▶ _TASK GOAL_
The answer must be the data, repeated exactly.

▶ _EXCERPTED DATA_
━━━━━━━━
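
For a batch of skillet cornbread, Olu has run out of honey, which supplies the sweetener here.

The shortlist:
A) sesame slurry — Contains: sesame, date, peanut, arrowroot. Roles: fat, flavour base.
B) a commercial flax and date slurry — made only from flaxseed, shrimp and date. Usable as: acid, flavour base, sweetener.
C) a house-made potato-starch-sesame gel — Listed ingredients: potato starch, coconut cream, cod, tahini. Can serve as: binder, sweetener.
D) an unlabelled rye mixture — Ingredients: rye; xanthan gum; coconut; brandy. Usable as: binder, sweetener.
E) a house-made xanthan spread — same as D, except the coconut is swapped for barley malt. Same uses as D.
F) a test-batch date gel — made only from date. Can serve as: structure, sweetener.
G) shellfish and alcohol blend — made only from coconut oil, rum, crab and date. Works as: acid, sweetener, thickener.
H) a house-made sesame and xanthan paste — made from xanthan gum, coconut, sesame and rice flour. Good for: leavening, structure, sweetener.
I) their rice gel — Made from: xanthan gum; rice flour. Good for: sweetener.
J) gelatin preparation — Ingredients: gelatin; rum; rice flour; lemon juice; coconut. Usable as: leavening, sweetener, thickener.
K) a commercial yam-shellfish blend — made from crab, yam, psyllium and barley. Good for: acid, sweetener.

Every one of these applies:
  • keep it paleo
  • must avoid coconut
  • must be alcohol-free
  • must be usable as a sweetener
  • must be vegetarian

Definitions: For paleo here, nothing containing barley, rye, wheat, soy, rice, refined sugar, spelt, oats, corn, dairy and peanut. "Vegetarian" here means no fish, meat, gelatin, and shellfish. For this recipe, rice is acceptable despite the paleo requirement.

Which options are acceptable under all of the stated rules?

F, I

A: not usable as a sweetener; has peanut, so not paleo — reject
B: has shrimp, so not vegetarian — reject
C: has cod, so not vegetarian; has coconut cream, so not coconut-free — out
D: has rye, so not paleo; has coconut, so not coconut-free (and 1 more) — out
E: has barley malt, so not paleo; has brandy, so not alcohol-free — reject
F: only date; none excluded — OK
G: has crab, so not vegetarian; has coconut oil, so not coconut-free (and 1 more) — out
H: has coconut, so not coconut-free — reject
I: rice is permitted under the paleo carve-out; nothing else excluded — OK
J: has gelatin, so not vegetarian; has coconut, so not coconut-free (and 1 more) — no
K: has barley, so not paleo; has crab, so not vegetarian — out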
━━━━━━━━
▶ _ANSWER FOR THE TASK_
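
For a batch of skillet cornbread, Olu has run out of honey, which supplies the sweetener here.

The shortlist:
A) sesame slurry — Contains: sesame, date, peanut, arrowroot. Roles: fat, flavour base.
B) a commercial flax and date slurry — made only from flaxseed, shrimp and date. Usable as: acid, flavour base, sweetener.
C) a house-made potato-starch-sesame gel — Listed ingredients: potato starch, coconut cream, cod, tahini. Can serve as: binder, sweetener.
D) an unlabelled rye mixture — Ingredients: rye; xanthan gum; coconut; brandy. Usable as: binder, sweetener.
E) a house-made xanthan spread — same as D, except the coconut is swapped for barley malt. Same uses as D.
F) a test-batch date gel — made only from date. Can serve as: structure, sweetener.
G) shellfish and alcohol blend — made only from coconut oil, rum, crab and date. Works as: acid, sweetener, thickener.
H) a house-made sesame and xanthan paste — made from xanthan gum, coconut, sesame and rice flour. Good for: leavening, structure, sweetener.
I) their rice gel — Made from: xanthan gum; rice flour. Good for: sweetener.
J) gelatin preparation — Ingredients: gelatin; rum; rice flour; lemon juice; coconut. Usable as: leavening, sweetener, thickener.
K) a commercial yam-shellfish blend — made from crab, yam, psyllium and barley. Good for: acid, sweetener.

Every one of these applies:
  • keep it paleo
  • must avoid coconut
  • must be alcohol-free
  • must be usable as a sweetener
  • must be vegetarian

Definitions: For paleo here, nothing containing barley, rye, wheat, soy, rice, refined sugar, spelt, oats, corn, dairy and peanut. "Vegetarian" here means no fish, meat, gelatin, and shellfish. For this recipe, rice is acceptable despite the paleo requirement.

Which options are acceptable under all of the stated rules?

F, I

A: not usable as a sweetener; has peanut, so not paleo — reject
B: has shrimp, so not vegetarian — reject
C: has cod, so not vegetarian; has coconut cream, so not coconut-free — out
D: has rye, so not paleo; has coconut, so not coconut-free (and 1 more) — out
E: has barley malt, so not paleo; has brandy, so not alcohol-free — reject
F: only date; none excluded — OK
G: has crab, so not vegetarian; has coconut oil, so not coconut-free (and 1 more) — out
H: has coconut, so not coconut-free — reject
I: rice is permitted under the paleo carve-out; nothing else excluded — OK
J: has gelatin, so not vegetarian; has coconut, so not coconut-free (and 1 more) — no
K: has barley, so not paleo; has crab, so not vegetarian — out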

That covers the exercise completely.